**Work item:** Restate the records in full, so that each line matches the original exactly.

Stored data entries:
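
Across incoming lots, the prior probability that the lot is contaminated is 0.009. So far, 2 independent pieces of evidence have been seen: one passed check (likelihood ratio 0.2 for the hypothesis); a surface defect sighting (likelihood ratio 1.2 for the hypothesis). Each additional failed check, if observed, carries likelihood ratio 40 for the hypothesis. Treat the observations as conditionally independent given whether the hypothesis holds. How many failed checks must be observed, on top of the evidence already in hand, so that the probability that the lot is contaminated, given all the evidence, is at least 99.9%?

Prior odds = 0.009/0.991 = 9/991.
Combined Bayes factor of the evidence already in hand = 0.2 × 1.2 = 0.24.
Odds after that evidence = (9/991) × 0.24 = 54/24775.
Target odds = 0.999/0.001 = 999.
Need 40ⁿ ≥ 999 ÷ (54/24775) = 458337.5.
40³ = 64000 falls short of 458337.5 but 40⁴ = 2560000 reaches it, so n = 4.

4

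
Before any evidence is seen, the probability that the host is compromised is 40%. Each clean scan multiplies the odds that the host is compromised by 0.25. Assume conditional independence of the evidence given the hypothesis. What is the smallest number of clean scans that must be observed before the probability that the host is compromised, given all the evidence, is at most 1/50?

Prior odds: 0.4 ÷ 0.6 = 2/3.
Likelihood ratio per clean scan = 0.25.
Target posterior odds = 0.02/0.98 = 1/49.
Require 0.25ⁿ ≤ 1/49 ÷ (2/3) = 3/98.
0.25² = 0.0625 is still above 3/98 but 0.25³ = 0.015625 is at or below it, so n = 3.

3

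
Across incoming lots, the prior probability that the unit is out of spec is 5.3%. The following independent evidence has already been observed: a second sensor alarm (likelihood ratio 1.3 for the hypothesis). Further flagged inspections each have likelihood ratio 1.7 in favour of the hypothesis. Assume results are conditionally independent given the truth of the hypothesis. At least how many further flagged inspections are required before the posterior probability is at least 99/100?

Prior odds = 0.053/0.947 = 53/947.
Bayes factor of the evidence already in hand = 1.3.
Odds after that evidence = (53/947) × 1.3 = 689/9470.
Target odds = 0.99/0.01 = 99.
Need 1.7ⁿ ≥ 99 ÷ (689/9470) = 937530/689.
1.7¹³ ≈990.458 falls short of 937530/689 but 1.7¹⁴ ≈1683.78 reaches it, so n = 14.

14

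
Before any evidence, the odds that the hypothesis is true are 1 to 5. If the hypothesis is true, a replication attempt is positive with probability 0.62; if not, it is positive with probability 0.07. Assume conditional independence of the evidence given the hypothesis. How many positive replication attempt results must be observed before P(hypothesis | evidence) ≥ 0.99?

3

Prior odds = 0.2.
Likelihood ratio of a positive = 0.62/0.07 = 62/7.
Target posterior odds = 0.99/0.01 = 99.
Need 0.2 × (62/7)ⁿ ≥ 99, i.e. (62/7)ⁿ ≥ 495.
(62/7)² = 3844/49 falls short of 495 but (62/7)³ = 238328/343 reaches it, so n = 3.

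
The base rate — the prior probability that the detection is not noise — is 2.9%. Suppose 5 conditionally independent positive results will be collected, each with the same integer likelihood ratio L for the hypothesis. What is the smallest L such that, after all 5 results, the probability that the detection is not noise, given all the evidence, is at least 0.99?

6

Prior odds = 0.029/0.971 = 29/971.
Target odds = 0.99/0.01 = 99.
Need L⁵ ≥ 99 ÷ (29/971) = 96129/29.
5⁵ = 3125 < 96129/29 ≤ 7776 = 6⁵, so L = 6.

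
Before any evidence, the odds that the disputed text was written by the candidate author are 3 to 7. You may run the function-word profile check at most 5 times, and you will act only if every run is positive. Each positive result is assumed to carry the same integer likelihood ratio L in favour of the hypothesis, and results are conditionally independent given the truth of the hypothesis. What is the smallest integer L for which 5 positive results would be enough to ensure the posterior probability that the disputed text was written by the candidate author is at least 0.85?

Prior odds = 3/7.
Target odds = 0.85/0.15 = 17/3.
Need L⁵ ≥ 17/3 ÷ (3/7) = 119/9.
1⁵ = 1 < 119/9 ≤ 32 = 2⁵, so L = 2.

2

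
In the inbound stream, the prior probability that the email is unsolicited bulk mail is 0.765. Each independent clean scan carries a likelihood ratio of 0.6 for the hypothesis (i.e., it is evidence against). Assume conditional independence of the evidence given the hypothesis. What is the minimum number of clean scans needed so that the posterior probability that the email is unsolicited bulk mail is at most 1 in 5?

6

Prior odds: 0.765 ÷ 0.235 = 153/47.
Likelihood ratio per clean scan = 0.6.
Target odds: 0.2 ÷ 0.8 = 0.25.
Require 0.6ⁿ ≤ 0.25 ÷ (153/47) = 47/612.
0.6⁵ = 0.07776 is still above 47/612 but 0.6⁶ = 729/15625 is at or below it, so n = 6.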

**Your response:**
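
Across incoming lots, the prior probability that the lot is contaminated is 0.009. So far, 2 independent pieces of evidence have been seen: one passed check (likelihood ratio 0.2 for the hypothesis); a surface defect sighting (likelihood ratio 1.2 for the hypothesis). Each additional failed check, if observed, carries likelihood ratio 40 for the hypothesis. Treat the observations as conditionally independent given whether the hypothesis holds. How many failed checks must be observed, on top of the evidence already in hand, so that the probability that the lot is contaminated, given all the evidence, is at least 99.9%?

Prior odds = 0.009/0.991 = 9/991.
Combined Bayes factor of the evidence already in hand = 0.2 × 1.2 = 0.24.
Odds after that evidence = (9/991) × 0.24 = 54/24775.
Target odds = 0.999/0.001 = 999.
Need 40ⁿ ≥ 999 ÷ (54/24775) = 458337.5.
40³ = 64000 falls short of 458337.5 but 40⁴ = 2560000 reaches it, so n = 4.

4

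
Before any evidence is seen, the probability that the host is compromised is 40%. Each clean scan multiplies the odds that the host is compromised by 0.25. Assume conditional independence of the evidence given the hypothesis. What is the smallest number of clean scans that must be observed before the probability that the host is compromised, given all the evidence, is at most 1/50?

Prior odds: 0.4 ÷ 0.6 = 2/3.
Likelihood ratio per clean scan = 0.25.
Target posterior odds = 0.02/0.98 = 1/49.
Require 0.25ⁿ ≤ 1/49 ÷ (2/3) = 3/98.
0.25² = 0.0625 is still above 3/98 but 0.25³ = 0.015625 is at or below it, so n = 3.

3

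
Across incoming lots, the prior probability that the unit is out of spec is 5.3%. The following independent evidence has already been observed: a second sensor alarm (likelihood ratio 1.3 for the hypothesis). Further flagged inspections each have likelihood ratio 1.7 in favour of the hypothesis. Assume results are conditionally independent given the truth of the hypothesis. At least how many further flagged inspections are required before the posterior probability is at least 99/100?

Prior odds = 0.053/0.947 = 53/947.
Bayes factor of the evidence already in hand = 1.3.
Odds after that evidence = (53/947) × 1.3 = 689/9470.
Target odds = 0.99/0.01 = 99.
Need 1.7ⁿ ≥ 99 ÷ (689/9470) = 937530/689.
1.7¹³ ≈990.458 falls short of 937530/689 but 1.7¹⁴ ≈1683.78 reaches it, so n = 14.

14

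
Before any evidence, the odds that the hypothesis is true are 1 to 5. If the hypothesis is true, a replication attempt is positive with probability 0.62; if not, it is positive with probability 0.07. Assume conditional independence of the evidence given the hypothesis. How many positive replication attempt results must be observed before P(hypothesis | evidence) ≥ 0.99?

3

Prior odds = 0.2.
Likelihood ratio of a positive = 0.62/0.07 = 62/7.
Target posterior odds = 0.99/0.01 = 99.
Need 0.2 × (62/7)ⁿ ≥ 99, i.e. (62/7)ⁿ ≥ 495.
(62/7)² = 3844/49 falls short of 495 but (62/7)³ = 238328/343 reaches it, so n = 3.

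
The base rate — the prior probability that the detection is not noise — is 2.9%. Suppose 5 conditionally independent positive results will be collected, each with the same integer likelihood ratio L for the hypothesis. What is the smallest L such that, after all 5 results, the probability that the detection is not noise, given all the evidence, is at least 0.99?

6

Prior odds = 0.029/0.971 = 29/971.
Target odds = 0.99/0.01 = 99.
Need L⁵ ≥ 99 ÷ (29/971) = 96129/29.
5⁵ = 3125 < 96129/29 ≤ 7776 = 6⁵, so L = 6.

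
Before any evidence, the odds that the disputed text was written by the candidate author are 3 to 7. You may run the function-word profile check at most 5 times, and you will act only if every run is positive. Each positive result is assumed to carry the same integer likelihood ratio L in favour of the hypothesis, and results are conditionally independent given the truth of the hypothesis. What is the smallest integer L for which 5 positive results would be enough to ensure the posterior probability that the disputed text was written by the candidate author is at least 0.85?

Prior odds = 3/7.
Target odds = 0.85/0.15 = 17/3.
Need L⁵ ≥ 17/3 ÷ (3/7) = 119/9.
1⁵ = 1 < 119/9 ≤ 32 = 2⁵, so L = 2.

2

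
In the inbound stream, the prior probability that the email is unsolicited bulk mail is 0.765. Each independent clean scan carries a likelihood ratio of 0.6 for the hypothesis (i.e., it is evidence against). Assume conditional independence of the evidence given the hypothesis. What is the minimum number of clean scans needed so that the posterior probability that the email is unsolicited bulk mail is at most 1 in 5?

6

Prior odds: 0.765 ÷ 0.235 = 153/47.
Likelihood ratio per clean scan = 0.6.
Target odds: 0.2 ÷ 0.8 = 0.25.
Require 0.6ⁿ ≤ 0.25 ÷ (153/47) = 47/612.
0.6⁵ = 0.07776 is still above 47/612 but 0.6⁶ = 729/15625 is at or below it, so n = 6.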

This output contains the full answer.